=== Begin Enclosure ===

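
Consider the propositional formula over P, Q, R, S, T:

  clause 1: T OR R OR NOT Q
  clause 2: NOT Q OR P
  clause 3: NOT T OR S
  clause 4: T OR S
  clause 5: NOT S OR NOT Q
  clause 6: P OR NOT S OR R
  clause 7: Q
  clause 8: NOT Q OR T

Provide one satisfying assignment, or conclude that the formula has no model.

(Q) alone gives Q = true.
(P) alone gives P = true.
(NOT S) alone gives S = false.
(NOT T) alone gives T = false.
But (T) is also a unit clause — contradiction.

UNSATISFIABLE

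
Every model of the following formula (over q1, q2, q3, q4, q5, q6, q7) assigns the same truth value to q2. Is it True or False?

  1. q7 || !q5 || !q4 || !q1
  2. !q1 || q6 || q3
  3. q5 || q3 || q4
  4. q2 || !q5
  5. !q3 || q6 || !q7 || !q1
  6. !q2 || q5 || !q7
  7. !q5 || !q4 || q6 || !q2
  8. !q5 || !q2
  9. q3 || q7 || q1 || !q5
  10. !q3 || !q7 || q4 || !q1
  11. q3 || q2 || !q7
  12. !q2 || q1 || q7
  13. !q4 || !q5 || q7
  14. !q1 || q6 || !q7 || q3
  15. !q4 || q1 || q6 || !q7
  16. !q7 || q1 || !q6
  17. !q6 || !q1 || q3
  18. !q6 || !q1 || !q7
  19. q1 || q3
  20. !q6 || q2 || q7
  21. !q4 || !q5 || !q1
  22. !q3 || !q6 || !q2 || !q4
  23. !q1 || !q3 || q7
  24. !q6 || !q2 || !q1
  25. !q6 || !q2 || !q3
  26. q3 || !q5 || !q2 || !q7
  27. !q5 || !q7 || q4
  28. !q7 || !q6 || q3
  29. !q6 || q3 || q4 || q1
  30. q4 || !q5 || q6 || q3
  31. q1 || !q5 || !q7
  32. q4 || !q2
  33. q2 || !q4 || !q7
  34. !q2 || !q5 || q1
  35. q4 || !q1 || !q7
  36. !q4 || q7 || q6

False

Suppose q2 = true.
From the singleton clause (!q5), q5 = false.
From the singleton clause (!q7), q7 = false.
From the singleton clause (q1), q1 = true.
From the singleton clause (!q3), q3 = false.
From the singleton clause (q6), q6 = true.
Now (!q6) is unsatisfied and unit — conflict.
So every satisfying assignment has q2 = False.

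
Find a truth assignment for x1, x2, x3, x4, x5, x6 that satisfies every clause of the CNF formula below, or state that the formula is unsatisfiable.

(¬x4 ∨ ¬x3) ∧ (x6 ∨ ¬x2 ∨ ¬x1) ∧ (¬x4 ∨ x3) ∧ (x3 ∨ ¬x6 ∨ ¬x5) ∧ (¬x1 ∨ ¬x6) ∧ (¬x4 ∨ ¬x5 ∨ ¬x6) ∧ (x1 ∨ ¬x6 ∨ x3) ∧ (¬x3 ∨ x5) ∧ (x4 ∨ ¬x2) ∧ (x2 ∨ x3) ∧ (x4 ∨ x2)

UNSATISFIABLE

Try x4 = False.
Unit clause (¬x2) forces x2 = False.
Now (x2) is unsatisfied and unit — conflict.
Backtrack on x4: now try x4 = True.
Unit clause (¬x3) forces x3 = False.
Now (x3) is unsatisfied and unit — conflict.
Neither x4 = True nor x4 = False works.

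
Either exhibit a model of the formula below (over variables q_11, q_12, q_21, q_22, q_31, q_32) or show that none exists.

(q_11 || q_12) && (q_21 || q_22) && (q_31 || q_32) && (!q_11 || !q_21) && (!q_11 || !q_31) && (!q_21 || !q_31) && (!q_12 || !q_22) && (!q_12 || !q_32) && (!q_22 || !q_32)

UNSATISFIABLE

Branch on q_11: set q_11 = true.
Unit clause (!q_21) forces q_21 = false.
Unit clause (q_22) forces q_22 = true.
Unit clause (!q_31) forces q_31 = false.
Unit clause (q_32) forces q_32 = true.
Now (!q_32) is unsatisfied and unit — conflict.
Undo q_11 and try q_11 = false.
Unit clause (q_12) forces q_12 = true.
Unit clause (!q_22) forces q_22 = false.
Unit clause (q_21) forces q_21 = true.
Unit clause (!q_31) forces q_31 = false.
Unit clause (q_32) forces q_32 = true.
Now (!q_32) is unsatisfied and unit — conflict.
Neither q_11 = true nor q_11 = false works.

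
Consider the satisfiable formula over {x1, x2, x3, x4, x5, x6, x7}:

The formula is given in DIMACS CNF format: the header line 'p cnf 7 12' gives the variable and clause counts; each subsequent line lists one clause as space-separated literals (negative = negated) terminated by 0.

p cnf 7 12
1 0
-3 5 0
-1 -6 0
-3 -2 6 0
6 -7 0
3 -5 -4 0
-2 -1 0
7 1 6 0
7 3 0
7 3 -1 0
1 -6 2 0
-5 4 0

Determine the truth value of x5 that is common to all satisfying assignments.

Suppose x5 = False.
(x1) alone gives x1 = True.
(¬x3) alone gives x3 = False.
(¬x6) alone gives x6 = False.
(¬x7) alone gives x7 = False.
But (x7) is also a unit clause — contradiction.
So every satisfying assignment has x5 = True.

True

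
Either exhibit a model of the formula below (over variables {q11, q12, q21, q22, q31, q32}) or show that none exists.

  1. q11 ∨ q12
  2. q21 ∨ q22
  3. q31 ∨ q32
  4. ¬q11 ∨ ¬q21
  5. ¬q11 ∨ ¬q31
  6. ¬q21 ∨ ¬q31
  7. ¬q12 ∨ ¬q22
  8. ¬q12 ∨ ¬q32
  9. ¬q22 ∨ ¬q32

UNSATISFIABLE

Case q11 = True:
From the singleton clause (¬q21), q21 = False.
From the singleton clause (q22), q22 = True.
From the singleton clause (¬q31), q31 = False.
From the singleton clause (q32), q32 = True.
Now (¬q32) is unsatisfied and unit — conflict.
Backtrack on q11: now try q11 = False.
From the singleton clause (q12), q12 = True.
From the singleton clause (¬q22), q22 = False.
From the singleton clause (q21), q21 = True.
From the singleton clause (¬q31), q31 = False.
From the singleton clause (q32), q32 = True.
Now (¬q32) is unsatisfied and unit — conflict.
Both values of q11 lead to a conflict.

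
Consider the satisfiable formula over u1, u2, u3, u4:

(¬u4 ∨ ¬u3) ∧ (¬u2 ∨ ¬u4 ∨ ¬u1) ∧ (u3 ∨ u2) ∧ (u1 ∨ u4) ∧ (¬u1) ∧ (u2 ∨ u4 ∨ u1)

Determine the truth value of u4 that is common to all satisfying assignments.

Suppose u4 = False.
The clause (u1) is unit, so u1 = True.
But (¬u1) is also a unit clause — contradiction.
So every satisfying assignment has u4 = True.

True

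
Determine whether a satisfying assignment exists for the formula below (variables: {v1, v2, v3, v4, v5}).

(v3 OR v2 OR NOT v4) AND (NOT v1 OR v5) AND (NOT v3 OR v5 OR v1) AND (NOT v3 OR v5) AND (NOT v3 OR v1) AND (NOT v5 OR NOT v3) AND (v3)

From the singleton clause (v3), v3 = true.
From the singleton clause (v5), v5 = true.
That conflicts with the unit clause (NOT v5).
No assignment satisfies every clause.

Unsatisfiable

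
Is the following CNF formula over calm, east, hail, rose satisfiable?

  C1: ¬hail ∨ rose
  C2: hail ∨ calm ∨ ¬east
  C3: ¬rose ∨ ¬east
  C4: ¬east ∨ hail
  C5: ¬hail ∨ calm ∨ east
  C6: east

No

Unit clause (east) forces east = True.
Unit clause (¬rose) forces rose = False.
Unit clause (¬hail) forces hail = False.
That conflicts with the unit clause (hail).
No assignment satisfies every clause.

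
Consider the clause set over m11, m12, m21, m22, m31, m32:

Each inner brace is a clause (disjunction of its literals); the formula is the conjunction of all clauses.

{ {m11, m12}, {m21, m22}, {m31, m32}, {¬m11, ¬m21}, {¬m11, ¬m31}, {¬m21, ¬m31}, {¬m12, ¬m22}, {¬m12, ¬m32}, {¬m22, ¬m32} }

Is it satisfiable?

Case m11 = True:
The clause (¬m21) is unit, so m21 = False.
The clause (m22) is unit, so m22 = True.
The clause (¬m31) is unit, so m31 = False.
The clause (m32) is unit, so m32 = True.
Now (¬m32) is unsatisfied and unit — conflict.
Backtrack on m11: now try m11 = False.
The clause (m12) is unit, so m12 = True.
The clause (¬m22) is unit, so m22 = False.
The clause (m21) is unit, so m21 = True.
The clause (¬m31) is unit, so m31 = False.
The clause (m32) is unit, so m32 = True.
Now (¬m32) is unsatisfied and unit — conflict.
Either choice for m11 ends in contradiction.
No assignment satisfies every clause.

No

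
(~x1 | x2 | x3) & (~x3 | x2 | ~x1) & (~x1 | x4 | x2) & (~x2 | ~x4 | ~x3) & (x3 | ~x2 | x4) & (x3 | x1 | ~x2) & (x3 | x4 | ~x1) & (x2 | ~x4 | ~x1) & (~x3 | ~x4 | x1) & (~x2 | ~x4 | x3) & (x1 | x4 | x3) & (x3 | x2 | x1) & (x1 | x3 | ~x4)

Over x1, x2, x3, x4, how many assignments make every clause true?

There are 2^4 = 16 truth assignments over (x1, x2, x3, x4).
Split on x4. With x4 = 1, the clauses containing x4 are satisfied and ~x4 drops from the rest; 0 of the 2^3 = 8 assignments to the other variables satisfy what remains.
With x4 = 0, by the same count on the reduced clause set, 3 assignments work.
(One model: x1=F, x2=F, x3=T, x4=F.)
Total: 0 + 3 = 3.

3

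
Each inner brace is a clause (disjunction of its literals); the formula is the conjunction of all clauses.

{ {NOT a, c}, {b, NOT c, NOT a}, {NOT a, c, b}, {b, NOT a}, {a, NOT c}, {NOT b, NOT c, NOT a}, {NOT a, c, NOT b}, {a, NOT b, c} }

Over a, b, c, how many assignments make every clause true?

1

There are 2^3 = 8 truth assignments over (a, b, c).
Check each against the 8 clauses (columns in the order a, b, c):
  F F F  ✓ satisfies all
  F F T  ✗ fails (a OR NOT c)
  F T F  ✗ fails (a OR NOT b OR c)
  F T T  ✗ fails (a OR NOT c)
  T F F  ✗ fails (NOT a OR c)
  T F T  ✗ fails (b OR NOT c OR NOT a)
  T T F  ✗ fails (NOT a OR c)
  T T T  ✗ fails (NOT b OR NOT c OR NOT a)
1 of the 8 rows is a model.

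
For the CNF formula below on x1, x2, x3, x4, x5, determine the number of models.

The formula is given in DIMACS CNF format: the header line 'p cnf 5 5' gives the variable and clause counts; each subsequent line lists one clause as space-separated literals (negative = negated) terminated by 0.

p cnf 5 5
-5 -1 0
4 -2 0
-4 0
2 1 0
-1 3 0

1

There are 2^5 = 32 truth assignments over (x1, x2, x3, x4, x5).
Split on x1. With x1 = True, the clauses containing x1 are satisfied and ¬x1 drops from the rest; 1 of the 2^4 = 16 assignments to the other variables satisfy what remains.
With x1 = False, by the same count on the reduced clause set, 0 assignments work.
(One model: x1=T, x2=F, x3=T, x4=F, x5=F.)
Total: 1 + 0 = 1.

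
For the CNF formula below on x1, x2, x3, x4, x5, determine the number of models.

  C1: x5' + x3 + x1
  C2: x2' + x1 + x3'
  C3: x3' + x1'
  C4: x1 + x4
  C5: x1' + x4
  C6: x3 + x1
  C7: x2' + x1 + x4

6

There are 2^5 = 32 truth assignments over (x1, x2, x3, x4, x5).
Split on x3. With x3 = 1, the clauses containing x3 are satisfied and x3' drops from the rest; 2 of the 2^4 = 16 assignments to the other variables satisfy what remains.
With x3 = 0, by the same count on the reduced clause set, 4 assignments work.
(One model: x1=F, x2=F, x3=T, x4=T, x5=F.)
Total: 2 + 4 = 6.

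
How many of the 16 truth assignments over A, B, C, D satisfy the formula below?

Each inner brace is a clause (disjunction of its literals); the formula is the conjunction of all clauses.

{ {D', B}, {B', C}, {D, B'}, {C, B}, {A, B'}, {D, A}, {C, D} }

There are 2^4 = 16 truth assignments over (A, B, C, D).
Check each against the 7 clauses (columns in the order A, B, C, D):
  F F F F  ✗ fails (C + B)
  F F F T  ✗ fails (D' + B)
  F F T F  ✗ fails (D + A)
  F F T T  ✗ fails (D' + B)
  F T F F  ✗ fails (B' + C)
  F T F T  ✗ fails (B' + C)
  F T T F  ✗ fails (D + B')
  F T T T  ✗ fails (A + B')
  T F F F  ✗ fails (C + B)
  T F F T  ✗ fails (D' + B)
  T F T F  ✓ satisfies all
  T F T T  ✗ fails (D' + B)
  T T F F  ✗ fails (B' + C)
  T T F T  ✗ fails (B' + C)
  T T T F  ✗ fails (D + B')
  T T T T  ✓ satisfies all
2 of the 16 rows are models.

2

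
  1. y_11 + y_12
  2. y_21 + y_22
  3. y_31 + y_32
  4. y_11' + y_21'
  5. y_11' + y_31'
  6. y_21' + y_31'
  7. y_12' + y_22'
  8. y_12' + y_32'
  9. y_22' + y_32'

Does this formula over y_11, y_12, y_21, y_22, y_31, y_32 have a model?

Unsatisfiable

Case y_11 = 1:
Unit clause (y_21') forces y_21 = 0.
Unit clause (y_22) forces y_22 = 1.
Unit clause (y_31') forces y_31 = 0.
Unit clause (y_32) forces y_32 = 1.
That conflicts with the unit clause (y_32').
Backtrack on y_11: now try y_11 = 0.
Unit clause (y_12) forces y_12 = 1.
Unit clause (y_22') forces y_22 = 0.
Unit clause (y_21) forces y_21 = 1.
Unit clause (y_31') forces y_31 = 0.
Unit clause (y_32) forces y_32 = 1.
That conflicts with the unit clause (y_32').
Neither y_11 = 1 nor y_11 = 0 works.
No assignment satisfies every clause.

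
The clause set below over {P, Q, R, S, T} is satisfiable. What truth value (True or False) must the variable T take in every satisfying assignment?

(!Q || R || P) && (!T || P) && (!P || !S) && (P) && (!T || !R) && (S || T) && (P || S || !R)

Suppose T = false.
The clause (P) is unit, so P = true.
The clause (!S) is unit, so S = false.
Now (S) is unsatisfied and unit — conflict.
So every satisfying assignment has T = True.

True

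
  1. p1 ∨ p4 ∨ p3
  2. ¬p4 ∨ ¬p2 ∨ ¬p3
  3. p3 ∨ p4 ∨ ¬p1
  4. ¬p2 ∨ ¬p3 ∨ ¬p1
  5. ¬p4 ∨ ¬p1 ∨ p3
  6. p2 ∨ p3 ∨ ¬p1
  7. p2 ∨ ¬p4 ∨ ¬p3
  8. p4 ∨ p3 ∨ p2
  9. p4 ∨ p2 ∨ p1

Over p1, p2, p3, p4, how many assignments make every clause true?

4

There are 2^4 = 16 truth assignments over (p1, p2, p3, p4).
Check each against the 9 clauses (columns in the order p1, p2, p3, p4):
  F F F F  ✗ fails (p1 ∨ p4 ∨ p3)
  F F F T  ✓ satisfies all
  F F T F  ✗ fails (p4 ∨ p2 ∨ p1)
  F F T T  ✗ fails (p2 ∨ ¬p4 ∨ ¬p3)
  F T F F  ✗ fails (p1 ∨ p4 ∨ p3)
  F T F T  ✓ satisfies all
  F T T F  ✓ satisfies all
  F T T T  ✗ fails (¬p4 ∨ ¬p2 ∨ ¬p3)
  T F F F  ✗ fails (p3 ∨ p4 ∨ ¬p1)
  T F F T  ✗ fails (¬p4 ∨ ¬p1 ∨ p3)
  T F T F  ✓ satisfies all
  T F T T  ✗ fails (p2 ∨ ¬p4 ∨ ¬p3)
  T T F F  ✗ fails (p3 ∨ p4 ∨ ¬p1)
  T T F T  ✗ fails (¬p4 ∨ ¬p1 ∨ p3)
  T T T F  ✗ fails (¬p2 ∨ ¬p3 ∨ ¬p1)
  T T T T  ✗ fails (¬p4 ∨ ¬p2 ∨ ¬p3)
4 of the 16 rows are models.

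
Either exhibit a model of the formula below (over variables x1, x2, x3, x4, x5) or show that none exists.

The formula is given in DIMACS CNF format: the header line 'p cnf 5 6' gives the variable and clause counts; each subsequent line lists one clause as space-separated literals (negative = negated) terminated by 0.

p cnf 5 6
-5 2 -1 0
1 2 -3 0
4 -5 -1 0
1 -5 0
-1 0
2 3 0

x1 ↦ False; x2 ↦ True; x3 ↦ False; x4 ↦ False; x5 ↦ False

(¬x1) alone gives x1 = False.
(¬x5) alone gives x5 = False.
Suppose x2 = True.
All clauses hold; x3, x4 can take either value.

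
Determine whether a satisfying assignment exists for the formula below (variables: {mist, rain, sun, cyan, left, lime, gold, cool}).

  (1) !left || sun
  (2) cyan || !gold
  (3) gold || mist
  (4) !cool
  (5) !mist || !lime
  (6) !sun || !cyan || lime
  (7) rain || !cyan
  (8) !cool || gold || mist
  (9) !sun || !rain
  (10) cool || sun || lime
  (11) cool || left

The clause (!cool) is unit, so cool = false.
The clause (left) is unit, so left = true.
The clause (sun) is unit, so sun = true.
The clause (!rain) is unit, so rain = false.
The clause (!cyan) is unit, so cyan = false.
The clause (!gold) is unit, so gold = false.
The clause (mist) is unit, so mist = true.
The clause (!lime) is unit, so lime = false.
Every clause now holds.
A satisfying assignment: mist: true; rain: false; sun: true; cyan: false; left: true; lime: false; gold: false; cool: false.

Satisfiable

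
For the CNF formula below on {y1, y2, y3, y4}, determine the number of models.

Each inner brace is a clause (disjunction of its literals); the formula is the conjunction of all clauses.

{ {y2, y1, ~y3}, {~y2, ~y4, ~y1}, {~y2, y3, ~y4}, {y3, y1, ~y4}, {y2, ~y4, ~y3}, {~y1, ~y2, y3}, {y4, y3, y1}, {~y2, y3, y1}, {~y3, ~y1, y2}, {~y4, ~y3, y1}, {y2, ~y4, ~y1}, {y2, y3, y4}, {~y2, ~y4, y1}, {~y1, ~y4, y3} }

There are 2^4 = 16 truth assignments over (y1, y2, y3, y4).
Split on y3. With y3 = 1, the clauses containing y3 are satisfied and ~y3 drops from the rest; 2 of the 2^3 = 8 assignments to the other variables satisfy what remains.
With y3 = 0, by the same count on the reduced clause set, 0 assignments work.
Total: 2 + 0 = 2.

2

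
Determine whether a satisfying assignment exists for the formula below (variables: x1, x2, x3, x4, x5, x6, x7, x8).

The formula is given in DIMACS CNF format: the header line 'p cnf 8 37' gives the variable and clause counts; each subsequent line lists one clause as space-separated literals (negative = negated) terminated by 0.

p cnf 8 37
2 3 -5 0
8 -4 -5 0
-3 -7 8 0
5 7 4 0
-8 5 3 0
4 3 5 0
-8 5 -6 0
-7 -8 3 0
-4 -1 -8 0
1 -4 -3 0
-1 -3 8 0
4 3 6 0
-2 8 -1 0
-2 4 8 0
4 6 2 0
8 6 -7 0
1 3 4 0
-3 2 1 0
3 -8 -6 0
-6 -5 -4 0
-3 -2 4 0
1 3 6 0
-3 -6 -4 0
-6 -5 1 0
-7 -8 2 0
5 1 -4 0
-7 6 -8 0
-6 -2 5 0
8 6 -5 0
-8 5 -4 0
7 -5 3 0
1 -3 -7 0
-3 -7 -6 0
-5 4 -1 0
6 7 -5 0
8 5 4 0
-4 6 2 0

Branch on x2: set x2 = False.
Branch on x3: set x3 = False.
Unit clause (¬x5) forces x5 = False.
Unit clause (¬x8) forces x8 = False.
Unit clause (x4) forces x4 = True.
Unit clause (x1) forces x1 = True.
Unit clause (x6) forces x6 = True.
No clause remains; x7 is free.
A satisfying assignment: x1 ↦ True, x2 ↦ False, x3 ↦ False, x4 ↦ True, x5 ↦ False, x6 ↦ True, x7 ↦ False, x8 ↦ False.

Yes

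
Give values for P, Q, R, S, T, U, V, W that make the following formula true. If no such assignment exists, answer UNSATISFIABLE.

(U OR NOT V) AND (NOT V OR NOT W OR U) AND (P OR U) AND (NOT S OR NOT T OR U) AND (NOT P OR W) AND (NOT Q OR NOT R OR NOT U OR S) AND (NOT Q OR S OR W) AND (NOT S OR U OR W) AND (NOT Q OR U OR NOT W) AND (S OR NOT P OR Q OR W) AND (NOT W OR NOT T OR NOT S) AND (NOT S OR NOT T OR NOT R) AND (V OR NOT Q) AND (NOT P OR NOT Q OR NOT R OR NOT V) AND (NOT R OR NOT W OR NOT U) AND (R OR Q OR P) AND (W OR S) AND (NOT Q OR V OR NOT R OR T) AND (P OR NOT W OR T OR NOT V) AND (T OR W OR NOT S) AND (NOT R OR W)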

=== End Enclosure ===

What to produce - Copy out, from the listing above, every line that contains the word "following".

Your response -
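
Every model of the following formula (over q1, q2, q3, q4, q5, q6, q7) assigns the same truth value to q2. Is it True or False?
Is the following CNF formula over calm, east, hail, rose satisfiable?
Give values for P, Q, R, S, T, U, V, W that make the following formula true. If no such assignment exists, answer UNSATISFIABLE.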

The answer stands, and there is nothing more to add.